#### DATA FOR PROCESSING

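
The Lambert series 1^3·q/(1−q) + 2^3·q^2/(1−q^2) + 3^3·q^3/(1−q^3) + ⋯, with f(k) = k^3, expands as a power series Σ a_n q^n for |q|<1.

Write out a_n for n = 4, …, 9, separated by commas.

d|4:{4,2,1}  Σf=64+8+1=73
d|5:{1,5}  Σf=1+125=126
q^6  k|6↦f(k): 6:216 3:27 2:8 1:1  a_6=252
q^7  k|7↦f(k): 1:1 7:343  a_7=344
n=8: 8·1 4·2 2·4 1·8  f→[512+64+8+1]=585
[q^9] f(1)=1,f(3)=27,f(9)=729 ⇒ 757

73, 126, 252, 344, 585, 757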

########

Look back at the records above. Repeat all of them exactly.

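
The Lambert series 1^3·q/(1−q) + 2^3·q^2/(1−q^2) + 3^3·q^3/(1−q^3) + ⋯, with f(k) = k^3, expands as a power series Σ a_n q^n for |q|<1.

Write out a_n for n = 4, …, 9, separated by commas.

d|4:{4,2,1}  Σf=64+8+1=73
d|5:{1,5}  Σf=1+125=126
q^6  k|6↦f(k): 6:216 3:27 2:8 1:1  a_6=252
q^7  k|7↦f(k): 1:1 7:343  a_7=344
n=8: 8·1 4·2 2·4 1·8  f→[512+64+8+1]=585
[q^9] f(1)=1,f(3)=27,f(9)=729 ⇒ 757

73, 126, 252, 344, 585, 757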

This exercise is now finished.